(Saved entries)
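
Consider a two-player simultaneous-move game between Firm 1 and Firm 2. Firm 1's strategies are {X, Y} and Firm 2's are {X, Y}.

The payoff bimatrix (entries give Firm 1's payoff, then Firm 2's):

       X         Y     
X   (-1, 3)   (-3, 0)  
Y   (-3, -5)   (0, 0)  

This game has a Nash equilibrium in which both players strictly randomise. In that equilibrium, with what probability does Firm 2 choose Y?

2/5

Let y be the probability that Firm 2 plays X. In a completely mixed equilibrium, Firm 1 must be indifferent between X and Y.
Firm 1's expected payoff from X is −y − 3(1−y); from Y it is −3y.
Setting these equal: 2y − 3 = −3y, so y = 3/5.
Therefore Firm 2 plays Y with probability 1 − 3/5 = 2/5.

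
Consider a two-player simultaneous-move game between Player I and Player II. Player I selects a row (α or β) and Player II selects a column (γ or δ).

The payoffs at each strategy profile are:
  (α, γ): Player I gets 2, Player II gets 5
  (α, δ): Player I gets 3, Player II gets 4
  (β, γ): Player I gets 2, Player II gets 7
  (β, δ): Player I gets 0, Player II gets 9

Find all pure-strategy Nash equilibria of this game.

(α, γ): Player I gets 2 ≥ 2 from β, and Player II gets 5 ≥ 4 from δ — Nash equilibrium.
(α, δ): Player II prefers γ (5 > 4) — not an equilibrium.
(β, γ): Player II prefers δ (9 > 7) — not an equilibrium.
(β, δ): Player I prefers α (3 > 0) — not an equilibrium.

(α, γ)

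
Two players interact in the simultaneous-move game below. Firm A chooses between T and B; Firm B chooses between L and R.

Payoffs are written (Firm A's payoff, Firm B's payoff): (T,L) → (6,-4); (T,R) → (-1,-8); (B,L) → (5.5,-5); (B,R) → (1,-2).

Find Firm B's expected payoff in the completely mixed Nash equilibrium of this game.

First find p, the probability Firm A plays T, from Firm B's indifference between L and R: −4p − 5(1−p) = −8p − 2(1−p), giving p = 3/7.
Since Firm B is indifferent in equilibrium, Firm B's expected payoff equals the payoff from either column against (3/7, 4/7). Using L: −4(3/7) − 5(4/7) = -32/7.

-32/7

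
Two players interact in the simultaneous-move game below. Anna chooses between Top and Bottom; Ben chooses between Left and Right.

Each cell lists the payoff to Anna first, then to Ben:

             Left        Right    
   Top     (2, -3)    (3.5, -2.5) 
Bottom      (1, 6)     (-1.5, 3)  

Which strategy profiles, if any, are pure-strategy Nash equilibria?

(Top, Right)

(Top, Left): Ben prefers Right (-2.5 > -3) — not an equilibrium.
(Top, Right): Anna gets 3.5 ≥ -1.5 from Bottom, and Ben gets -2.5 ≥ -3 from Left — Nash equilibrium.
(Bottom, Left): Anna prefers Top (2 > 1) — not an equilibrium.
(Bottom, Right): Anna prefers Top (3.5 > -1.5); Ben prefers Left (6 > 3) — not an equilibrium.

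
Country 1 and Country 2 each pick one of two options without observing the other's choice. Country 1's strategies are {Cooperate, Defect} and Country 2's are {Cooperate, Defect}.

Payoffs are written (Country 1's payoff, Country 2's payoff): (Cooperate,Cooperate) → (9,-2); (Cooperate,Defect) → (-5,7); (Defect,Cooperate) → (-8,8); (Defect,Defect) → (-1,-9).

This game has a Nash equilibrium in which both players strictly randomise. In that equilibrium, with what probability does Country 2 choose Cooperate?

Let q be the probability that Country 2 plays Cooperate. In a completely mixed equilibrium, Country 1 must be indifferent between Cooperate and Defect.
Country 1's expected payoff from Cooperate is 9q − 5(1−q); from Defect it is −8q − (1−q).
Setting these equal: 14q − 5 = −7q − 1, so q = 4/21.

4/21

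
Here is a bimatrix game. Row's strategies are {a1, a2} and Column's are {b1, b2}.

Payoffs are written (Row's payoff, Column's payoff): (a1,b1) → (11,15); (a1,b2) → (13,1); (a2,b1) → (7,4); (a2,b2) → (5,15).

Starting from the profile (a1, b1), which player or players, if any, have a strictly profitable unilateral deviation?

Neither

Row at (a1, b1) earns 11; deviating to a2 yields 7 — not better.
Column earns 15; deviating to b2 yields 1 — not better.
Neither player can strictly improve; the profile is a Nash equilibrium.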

==

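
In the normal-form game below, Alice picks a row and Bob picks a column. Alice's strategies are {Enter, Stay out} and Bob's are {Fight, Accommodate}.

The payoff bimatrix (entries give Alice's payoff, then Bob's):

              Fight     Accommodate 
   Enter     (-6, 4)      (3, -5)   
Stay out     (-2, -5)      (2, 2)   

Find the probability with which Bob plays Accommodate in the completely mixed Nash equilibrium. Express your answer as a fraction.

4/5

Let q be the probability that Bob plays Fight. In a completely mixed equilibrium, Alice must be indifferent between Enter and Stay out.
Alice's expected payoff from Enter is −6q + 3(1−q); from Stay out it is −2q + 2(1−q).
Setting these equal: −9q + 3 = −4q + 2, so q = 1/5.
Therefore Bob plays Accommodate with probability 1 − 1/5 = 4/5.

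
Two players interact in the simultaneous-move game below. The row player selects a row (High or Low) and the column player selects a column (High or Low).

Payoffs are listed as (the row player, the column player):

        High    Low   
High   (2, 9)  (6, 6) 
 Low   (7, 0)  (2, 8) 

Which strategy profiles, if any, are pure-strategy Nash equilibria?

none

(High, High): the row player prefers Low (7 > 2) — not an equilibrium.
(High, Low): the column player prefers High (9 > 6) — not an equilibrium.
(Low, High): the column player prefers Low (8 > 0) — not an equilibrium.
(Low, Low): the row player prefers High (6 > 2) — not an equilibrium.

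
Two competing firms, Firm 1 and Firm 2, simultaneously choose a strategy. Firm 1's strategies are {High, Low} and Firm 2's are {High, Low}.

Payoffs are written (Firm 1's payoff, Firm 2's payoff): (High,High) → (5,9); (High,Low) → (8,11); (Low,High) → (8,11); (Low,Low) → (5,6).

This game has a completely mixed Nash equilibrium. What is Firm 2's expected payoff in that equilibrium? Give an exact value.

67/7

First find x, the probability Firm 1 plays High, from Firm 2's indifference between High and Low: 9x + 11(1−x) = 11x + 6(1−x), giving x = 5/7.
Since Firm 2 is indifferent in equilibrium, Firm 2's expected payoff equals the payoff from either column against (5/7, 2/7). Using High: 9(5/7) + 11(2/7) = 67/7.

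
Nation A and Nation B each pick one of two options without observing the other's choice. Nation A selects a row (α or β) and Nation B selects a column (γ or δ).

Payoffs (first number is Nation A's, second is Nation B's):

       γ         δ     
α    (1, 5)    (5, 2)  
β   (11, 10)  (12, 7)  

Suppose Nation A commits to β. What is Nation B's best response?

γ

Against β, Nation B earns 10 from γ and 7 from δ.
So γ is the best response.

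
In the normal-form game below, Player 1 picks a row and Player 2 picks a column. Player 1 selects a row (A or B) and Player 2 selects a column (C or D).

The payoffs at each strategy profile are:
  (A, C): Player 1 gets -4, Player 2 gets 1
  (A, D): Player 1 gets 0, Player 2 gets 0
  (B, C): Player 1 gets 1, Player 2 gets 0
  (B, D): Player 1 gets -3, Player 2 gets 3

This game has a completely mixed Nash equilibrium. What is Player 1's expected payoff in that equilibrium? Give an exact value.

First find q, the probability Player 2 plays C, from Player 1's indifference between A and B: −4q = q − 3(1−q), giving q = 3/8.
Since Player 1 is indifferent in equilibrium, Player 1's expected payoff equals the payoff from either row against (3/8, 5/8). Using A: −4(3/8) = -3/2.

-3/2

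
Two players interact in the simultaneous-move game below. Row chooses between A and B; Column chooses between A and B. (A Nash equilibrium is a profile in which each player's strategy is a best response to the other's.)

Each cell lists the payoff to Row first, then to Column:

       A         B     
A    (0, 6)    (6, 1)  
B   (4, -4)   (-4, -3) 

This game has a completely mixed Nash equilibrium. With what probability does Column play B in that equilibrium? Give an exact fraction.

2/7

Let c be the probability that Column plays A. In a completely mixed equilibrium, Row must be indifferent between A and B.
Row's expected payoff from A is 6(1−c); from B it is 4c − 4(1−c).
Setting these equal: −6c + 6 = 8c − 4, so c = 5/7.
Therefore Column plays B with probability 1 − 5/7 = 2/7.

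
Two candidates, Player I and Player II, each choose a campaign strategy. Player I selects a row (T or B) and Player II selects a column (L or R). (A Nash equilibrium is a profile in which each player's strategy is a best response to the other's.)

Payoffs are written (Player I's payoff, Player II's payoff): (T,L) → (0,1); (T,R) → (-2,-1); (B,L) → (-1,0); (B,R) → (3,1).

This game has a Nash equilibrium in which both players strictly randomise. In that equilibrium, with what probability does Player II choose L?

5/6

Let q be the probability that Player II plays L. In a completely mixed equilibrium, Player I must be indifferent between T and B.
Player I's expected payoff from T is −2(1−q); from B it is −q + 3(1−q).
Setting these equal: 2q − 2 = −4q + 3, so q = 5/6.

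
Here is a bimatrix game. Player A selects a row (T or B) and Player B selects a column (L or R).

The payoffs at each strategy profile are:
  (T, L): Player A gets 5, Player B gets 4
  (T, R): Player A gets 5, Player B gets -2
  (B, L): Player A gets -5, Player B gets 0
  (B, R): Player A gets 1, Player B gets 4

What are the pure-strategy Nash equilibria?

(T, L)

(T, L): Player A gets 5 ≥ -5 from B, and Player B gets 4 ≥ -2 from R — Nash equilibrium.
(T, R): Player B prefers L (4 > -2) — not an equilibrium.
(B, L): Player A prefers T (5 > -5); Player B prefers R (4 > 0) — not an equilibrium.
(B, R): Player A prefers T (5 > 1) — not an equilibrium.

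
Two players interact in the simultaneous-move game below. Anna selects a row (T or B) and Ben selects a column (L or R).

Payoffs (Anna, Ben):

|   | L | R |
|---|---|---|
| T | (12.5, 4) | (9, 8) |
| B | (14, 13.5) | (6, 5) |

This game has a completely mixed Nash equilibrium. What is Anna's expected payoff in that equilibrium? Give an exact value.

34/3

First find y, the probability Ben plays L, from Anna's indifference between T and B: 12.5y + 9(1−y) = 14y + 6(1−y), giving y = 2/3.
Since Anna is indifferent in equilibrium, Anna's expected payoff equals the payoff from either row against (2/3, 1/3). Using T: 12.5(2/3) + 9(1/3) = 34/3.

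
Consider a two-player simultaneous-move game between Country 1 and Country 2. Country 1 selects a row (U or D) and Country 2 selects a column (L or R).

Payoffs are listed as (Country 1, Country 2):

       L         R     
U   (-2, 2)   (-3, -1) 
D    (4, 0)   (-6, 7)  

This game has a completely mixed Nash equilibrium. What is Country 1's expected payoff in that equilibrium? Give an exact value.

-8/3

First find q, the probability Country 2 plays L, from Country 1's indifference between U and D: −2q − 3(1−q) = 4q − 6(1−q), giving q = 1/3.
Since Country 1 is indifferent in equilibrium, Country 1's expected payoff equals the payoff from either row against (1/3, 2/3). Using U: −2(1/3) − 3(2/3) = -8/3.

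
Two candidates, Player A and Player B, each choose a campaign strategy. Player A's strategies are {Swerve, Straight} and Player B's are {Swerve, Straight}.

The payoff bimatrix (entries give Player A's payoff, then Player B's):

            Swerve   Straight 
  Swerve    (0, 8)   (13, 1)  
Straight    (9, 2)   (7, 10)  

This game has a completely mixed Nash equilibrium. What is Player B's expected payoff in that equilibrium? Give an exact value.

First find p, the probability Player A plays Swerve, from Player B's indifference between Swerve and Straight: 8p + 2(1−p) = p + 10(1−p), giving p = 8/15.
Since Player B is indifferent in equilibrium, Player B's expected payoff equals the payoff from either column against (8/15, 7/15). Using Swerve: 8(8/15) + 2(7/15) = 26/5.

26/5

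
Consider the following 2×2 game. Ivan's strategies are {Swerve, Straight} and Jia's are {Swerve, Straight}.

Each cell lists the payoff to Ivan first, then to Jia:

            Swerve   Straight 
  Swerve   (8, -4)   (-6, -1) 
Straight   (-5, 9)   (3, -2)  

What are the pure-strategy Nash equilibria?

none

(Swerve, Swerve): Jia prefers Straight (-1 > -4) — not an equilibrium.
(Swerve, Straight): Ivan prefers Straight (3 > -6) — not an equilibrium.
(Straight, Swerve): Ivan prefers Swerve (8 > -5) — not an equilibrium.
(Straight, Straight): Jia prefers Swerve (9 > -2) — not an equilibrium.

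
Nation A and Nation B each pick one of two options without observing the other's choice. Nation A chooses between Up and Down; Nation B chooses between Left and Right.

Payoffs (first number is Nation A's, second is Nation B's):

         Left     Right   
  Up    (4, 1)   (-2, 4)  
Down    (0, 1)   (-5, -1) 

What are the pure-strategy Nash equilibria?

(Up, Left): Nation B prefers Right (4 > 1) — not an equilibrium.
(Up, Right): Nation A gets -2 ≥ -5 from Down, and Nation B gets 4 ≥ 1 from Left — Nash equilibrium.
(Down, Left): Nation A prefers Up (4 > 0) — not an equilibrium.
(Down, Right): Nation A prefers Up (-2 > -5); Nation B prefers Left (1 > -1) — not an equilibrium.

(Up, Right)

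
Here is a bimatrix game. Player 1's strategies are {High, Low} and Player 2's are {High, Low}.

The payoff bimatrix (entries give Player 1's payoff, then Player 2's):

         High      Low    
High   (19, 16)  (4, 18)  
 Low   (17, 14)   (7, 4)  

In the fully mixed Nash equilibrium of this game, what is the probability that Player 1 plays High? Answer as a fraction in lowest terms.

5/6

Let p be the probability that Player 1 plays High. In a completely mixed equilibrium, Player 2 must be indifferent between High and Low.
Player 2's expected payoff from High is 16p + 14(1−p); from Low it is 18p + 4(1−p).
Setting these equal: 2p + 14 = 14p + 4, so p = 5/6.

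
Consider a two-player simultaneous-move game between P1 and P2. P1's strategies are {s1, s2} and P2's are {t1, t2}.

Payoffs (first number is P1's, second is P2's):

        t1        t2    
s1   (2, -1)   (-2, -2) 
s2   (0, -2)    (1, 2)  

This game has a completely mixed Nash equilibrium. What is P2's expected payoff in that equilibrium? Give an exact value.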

*EXERCISE PROMPT:*
Search the data for "picks". Copy each line that has it.

*TASK OUTPUT:*
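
In the normal-form game below, Alice picks a row and Bob picks a column. Alice's strategies are {Enter, Stay out} and Bob's are {Fight, Accommodate}.
In the normal-form game below, Player 1 picks a row and Player 2 picks a column. Player 1 selects a row (A or B) and Player 2 selects a column (C or D).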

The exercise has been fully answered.